[Dataset records]
--------------------------------------------------
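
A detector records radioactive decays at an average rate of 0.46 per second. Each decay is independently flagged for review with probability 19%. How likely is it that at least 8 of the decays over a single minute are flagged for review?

Thinning: the decays that are flagged for review themselves form a Poisson process with rate 0.19 × 0.46 = 0.0874 per second.
Over the interval, μ = 0.0874 × 60 = 5.244 (a minute = 60 seconds).
P(N ≥ 8) = 1 − P(N ≤ 7) ≈ 0.1601.

0.1601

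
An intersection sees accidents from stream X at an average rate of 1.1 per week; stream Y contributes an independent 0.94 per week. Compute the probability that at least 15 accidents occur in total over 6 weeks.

0.2501

Independent Poisson processes superpose: combined rate λ = 1.1 + 0.94 = 2.04 per week.
Over the interval, μ = 2.04 × 6 = 12.24 (6 weeks).
P(N ≥ 15) = 1 − P(N ≤ 14) ≈ 0.2501.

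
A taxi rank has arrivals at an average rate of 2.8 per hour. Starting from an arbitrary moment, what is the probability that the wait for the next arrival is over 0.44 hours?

0.2917

The wait for the next event is exponential with rate λ = 2.8 per hour.
P(T > 0.44) = e^(−λt) = e^(−2.8 × 0.44) = e^(−1.232) ≈ 0.2917.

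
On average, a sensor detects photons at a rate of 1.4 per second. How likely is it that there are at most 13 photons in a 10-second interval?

Over the interval, μ = 1.4 × 10 = 14 (a 10-second interval = 10 seconds).
P(N ≤ 13) = Σ_{j=0}^{13} e^(−μ) μ^j/j! ≈ 0.4644.

0.4644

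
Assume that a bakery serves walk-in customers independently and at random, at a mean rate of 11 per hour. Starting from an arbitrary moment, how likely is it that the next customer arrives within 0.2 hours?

Inter-arrival times are exponential with rate λ = 11 per hour.
P(T ≤ 0.2) = 1 − e^(−λt) = 1 − e^(−11 × 0.2) = 1 − e^(−2.2) ≈ 0.8892.

0.8892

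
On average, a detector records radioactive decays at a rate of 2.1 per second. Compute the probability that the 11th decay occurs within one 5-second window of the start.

0.4793

Over the interval, μ = 2.1 × 5 = 10.5 (a 5-second window = 5 seconds).
The 11th arrival falls in the interval iff at least 11 events occur there: P(S_11 ≤ t) = P(N ≥ 11) = 1 − P(N ≤ 10) ≈ 0.4793.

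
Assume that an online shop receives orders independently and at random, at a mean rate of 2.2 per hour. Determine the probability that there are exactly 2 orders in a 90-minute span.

0.2008

Over the interval, μ = 2.2 × 1.5 = 3.3 (a 90-minute span = 1.5 hours).
P(N = 2) = e^(−μ) μ^2/2! = e^(−3.3) · 3.3^2/2 ≈ 0.2008.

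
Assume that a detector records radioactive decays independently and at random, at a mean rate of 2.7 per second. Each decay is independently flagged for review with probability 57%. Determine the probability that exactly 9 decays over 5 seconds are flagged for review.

Thinning: the decays that are flagged for review themselves form a Poisson process with rate 0.57 × 2.7 = 1.539 per second.
Over the interval, μ = 1.539 × 5 = 7.695 (5 seconds).
P(N = 9) = e^(−7.695) · 7.695^9/9! ≈ 0.1186.

0.1186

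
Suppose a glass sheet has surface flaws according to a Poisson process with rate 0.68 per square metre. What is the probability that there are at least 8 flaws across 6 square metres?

Over the interval, μ = 0.68 × 6 = 4.08 (6 square metres).
P(N ≥ 8) = 1 − P(N ≤ 7) = 1 − Σ_{j=0}^{7} e^(−μ) μ^j/j! ≈ 0.0560.

0.0560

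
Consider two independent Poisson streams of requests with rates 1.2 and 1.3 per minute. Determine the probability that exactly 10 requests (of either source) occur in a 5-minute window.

0.0956

Independent Poisson processes superpose: combined rate λ = 1.2 + 1.3 = 2.5 per minute.
Over the interval, μ = 2.5 × 5 = 12.5 (a 5-minute window = 5 minutes).
P(N = 10) = e^(−12.5) · 12.5^10/10! ≈ 0.0956.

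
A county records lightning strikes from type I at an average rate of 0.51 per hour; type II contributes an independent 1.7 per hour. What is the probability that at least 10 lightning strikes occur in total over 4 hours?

Independent Poisson processes superpose: combined rate λ = 0.51 + 1.7 = 2.21 per hour.
Over the interval, μ = 2.21 × 4 = 8.84 (4 hours).
P(N ≥ 10) = 1 − P(N ≤ 9) ≈ 0.3915.

0.3915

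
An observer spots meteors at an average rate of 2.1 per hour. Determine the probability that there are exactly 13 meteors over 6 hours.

Over the interval, μ = 2.1 × 6 = 12.6 (6 hours).
P(N = 13) = e^(−μ) μ^13/13! = e^(−12.6) · 12.6^13/6227020800 ≈ 0.1093.

0.1093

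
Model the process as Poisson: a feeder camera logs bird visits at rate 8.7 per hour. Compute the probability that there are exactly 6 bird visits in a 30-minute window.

Over the interval, μ = 8.7 × 0.5 = 4.35 (a 30-minute window = 0.5 hours).
P(N = 6) = e^(−μ) μ^6/6! = e^(−4.35) · 4.35^6/720 ≈ 0.1215.

0.1215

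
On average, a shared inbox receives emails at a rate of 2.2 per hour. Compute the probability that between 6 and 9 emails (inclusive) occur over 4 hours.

Over the interval, μ = 2.2 × 4 = 8.8 (4 hours).
P(6 ≤ N ≤ 9) = Σ_{j=6}^{9} e^(−8.8) · 8.8^j/j! ≈ 0.4854.

0.4854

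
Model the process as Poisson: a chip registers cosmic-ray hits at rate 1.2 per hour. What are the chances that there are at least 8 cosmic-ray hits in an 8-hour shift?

0.7416

Over the interval, μ = 1.2 × 8 = 9.6 (an 8-hour shift = 8 hours).
P(N ≥ 8) = 1 − P(N ≤ 7) = 1 − Σ_{j=0}^{7} e^(−μ) μ^j/j! ≈ 0.7416.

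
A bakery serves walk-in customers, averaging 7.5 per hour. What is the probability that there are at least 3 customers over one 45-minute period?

0.9190

Over the interval, μ = 7.5 × 0.75 = 5.625 (a 45-minute period = 0.75 hours).
P(N ≥ 3) = 1 − P(N ≤ 2) = 1 − Σ_{j=0}^{2} e^(−μ) μ^j/j! ≈ 0.9190.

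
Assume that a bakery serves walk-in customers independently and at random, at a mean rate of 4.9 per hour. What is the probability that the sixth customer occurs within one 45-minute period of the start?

0.1664

Over the interval, μ = 4.9 × 0.75 = 3.675 (a 45-minute period = 0.75 hours).
The sixth arrival falls in the interval iff at least 6 events occur there: P(S_6 ≤ t) = P(N ≥ 6) = 1 − P(N ≤ 5) ≈ 0.1664.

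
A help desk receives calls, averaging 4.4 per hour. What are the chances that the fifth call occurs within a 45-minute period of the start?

0.2374

Over the interval, μ = 4.4 × 0.75 = 3.3 (a 45-minute period = 0.75 hours).
The fifth arrival falls in the interval iff at least 5 events occur there: P(S_5 ≤ t) = P(N ≥ 5) = 1 − P(N ≤ 4) ≈ 0.2374.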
--------------------------------------------------
The task >>
What is needed is a word-for-word copy of all the entries.

Expected answer >>
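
A detector records radioactive decays at an average rate of 0.46 per second. Each decay is independently flagged for review with probability 19%. How likely is it that at least 8 of the decays over a single minute are flagged for review?

Thinning: the decays that are flagged for review themselves form a Poisson process with rate 0.19 × 0.46 = 0.0874 per second.
Over the interval, μ = 0.0874 × 60 = 5.244 (a minute = 60 seconds).
P(N ≥ 8) = 1 − P(N ≤ 7) ≈ 0.1601.

0.1601

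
An intersection sees accidents from stream X at an average rate of 1.1 per week; stream Y contributes an independent 0.94 per week. Compute the probability that at least 15 accidents occur in total over 6 weeks.

0.2501

Independent Poisson processes superpose: combined rate λ = 1.1 + 0.94 = 2.04 per week.
Over the interval, μ = 2.04 × 6 = 12.24 (6 weeks).
P(N ≥ 15) = 1 − P(N ≤ 14) ≈ 0.2501.

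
A taxi rank has arrivals at an average rate of 2.8 per hour. Starting from an arbitrary moment, what is the probability that the wait for the next arrival is over 0.44 hours?

0.2917

The wait for the next event is exponential with rate λ = 2.8 per hour.
P(T > 0.44) = e^(−λt) = e^(−2.8 × 0.44) = e^(−1.232) ≈ 0.2917.

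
On average, a sensor detects photons at a rate of 1.4 per second. How likely is it that there are at most 13 photons in a 10-second interval?

Over the interval, μ = 1.4 × 10 = 14 (a 10-second interval = 10 seconds).
P(N ≤ 13) = Σ_{j=0}^{13} e^(−μ) μ^j/j! ≈ 0.4644.

0.4644

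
Assume that a bakery serves walk-in customers independently and at random, at a mean rate of 11 per hour. Starting from an arbitrary moment, how likely is it that the next customer arrives within 0.2 hours?

Inter-arrival times are exponential with rate λ = 11 per hour.
P(T ≤ 0.2) = 1 − e^(−λt) = 1 − e^(−11 × 0.2) = 1 − e^(−2.2) ≈ 0.8892.

0.8892

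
On average, a detector records radioactive decays at a rate of 2.1 per second. Compute the probability that the 11th decay occurs within one 5-second window of the start.

0.4793

Over the interval, μ = 2.1 × 5 = 10.5 (a 5-second window = 5 seconds).
The 11th arrival falls in the interval iff at least 11 events occur there: P(S_11 ≤ t) = P(N ≥ 11) = 1 − P(N ≤ 10) ≈ 0.4793.

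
Assume that an online shop receives orders independently and at random, at a mean rate of 2.2 per hour. Determine the probability that there are exactly 2 orders in a 90-minute span.

0.2008

Over the interval, μ = 2.2 × 1.5 = 3.3 (a 90-minute span = 1.5 hours).
P(N = 2) = e^(−μ) μ^2/2! = e^(−3.3) · 3.3^2/2 ≈ 0.2008.

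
Assume that a detector records radioactive decays independently and at random, at a mean rate of 2.7 per second. Each decay is independently flagged for review with probability 57%. Determine the probability that exactly 9 decays over 5 seconds are flagged for review.

Thinning: the decays that are flagged for review themselves form a Poisson process with rate 0.57 × 2.7 = 1.539 per second.
Over the interval, μ = 1.539 × 5 = 7.695 (5 seconds).
P(N = 9) = e^(−7.695) · 7.695^9/9! ≈ 0.1186.

0.1186

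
Suppose a glass sheet has surface flaws according to a Poisson process with rate 0.68 per square metre. What is the probability that there are at least 8 flaws across 6 square metres?

Over the interval, μ = 0.68 × 6 = 4.08 (6 square metres).
P(N ≥ 8) = 1 − P(N ≤ 7) = 1 − Σ_{j=0}^{7} e^(−μ) μ^j/j! ≈ 0.0560.

0.0560

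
Consider two independent Poisson streams of requests with rates 1.2 and 1.3 per minute. Determine the probability that exactly 10 requests (of either source) occur in a 5-minute window.

0.0956

Independent Poisson processes superpose: combined rate λ = 1.2 + 1.3 = 2.5 per minute.
Over the interval, μ = 2.5 × 5 = 12.5 (a 5-minute window = 5 minutes).
P(N = 10) = e^(−12.5) · 12.5^10/10! ≈ 0.0956.

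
A county records lightning strikes from type I at an average rate of 0.51 per hour; type II contributes an independent 1.7 per hour. What is the probability that at least 10 lightning strikes occur in total over 4 hours?

Independent Poisson processes superpose: combined rate λ = 0.51 + 1.7 = 2.21 per hour.
Over the interval, μ = 2.21 × 4 = 8.84 (4 hours).
P(N ≥ 10) = 1 − P(N ≤ 9) ≈ 0.3915.

0.3915

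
An observer spots meteors at an average rate of 2.1 per hour. Determine the probability that there are exactly 13 meteors over 6 hours.

Over the interval, μ = 2.1 × 6 = 12.6 (6 hours).
P(N = 13) = e^(−μ) μ^13/13! = e^(−12.6) · 12.6^13/6227020800 ≈ 0.1093.

0.1093

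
Model the process as Poisson: a feeder camera logs bird visits at rate 8.7 per hour. Compute the probability that there are exactly 6 bird visits in a 30-minute window.

Over the interval, μ = 8.7 × 0.5 = 4.35 (a 30-minute window = 0.5 hours).
P(N = 6) = e^(−μ) μ^6/6! = e^(−4.35) · 4.35^6/720 ≈ 0.1215.

0.1215

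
On average, a shared inbox receives emails at a rate of 2.2 per hour. Compute the probability that between 6 and 9 emails (inclusive) occur over 4 hours.

Over the interval, μ = 2.2 × 4 = 8.8 (4 hours).
P(6 ≤ N ≤ 9) = Σ_{j=6}^{9} e^(−8.8) · 8.8^j/j! ≈ 0.4854.

0.4854

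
Model the process as Poisson: a chip registers cosmic-ray hits at rate 1.2 per hour. What are the chances that there are at least 8 cosmic-ray hits in an 8-hour shift?

0.7416

Over the interval, μ = 1.2 × 8 = 9.6 (an 8-hour shift = 8 hours).
P(N ≥ 8) = 1 − P(N ≤ 7) = 1 − Σ_{j=0}^{7} e^(−μ) μ^j/j! ≈ 0.7416.

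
A bakery serves walk-in customers, averaging 7.5 per hour. What is the probability that there are at least 3 customers over one 45-minute period?

0.9190

Over the interval, μ = 7.5 × 0.75 = 5.625 (a 45-minute period = 0.75 hours).
P(N ≥ 3) = 1 − P(N ≤ 2) = 1 − Σ_{j=0}^{2} e^(−μ) μ^j/j! ≈ 0.9190.

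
Assume that a bakery serves walk-in customers independently and at random, at a mean rate of 4.9 per hour. What is the probability that the sixth customer occurs within one 45-minute period of the start?

0.1664

Over the interval, μ = 4.9 × 0.75 = 3.675 (a 45-minute period = 0.75 hours).
The sixth arrival falls in the interval iff at least 6 events occur there: P(S_6 ≤ t) = P(N ≥ 6) = 1 − P(N ≤ 5) ≈ 0.1664.

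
A help desk receives calls, averaging 4.4 per hour. What are the chances that the fifth call occurs within a 45-minute period of the start?

0.2374

Over the interval, μ = 4.4 × 0.75 = 3.3 (a 45-minute period = 0.75 hours).
The fifth arrival falls in the interval iff at least 5 events occur there: P(S_5 ≤ t) = P(N ≥ 5) = 1 − P(N ≤ 4) ≈ 0.2374.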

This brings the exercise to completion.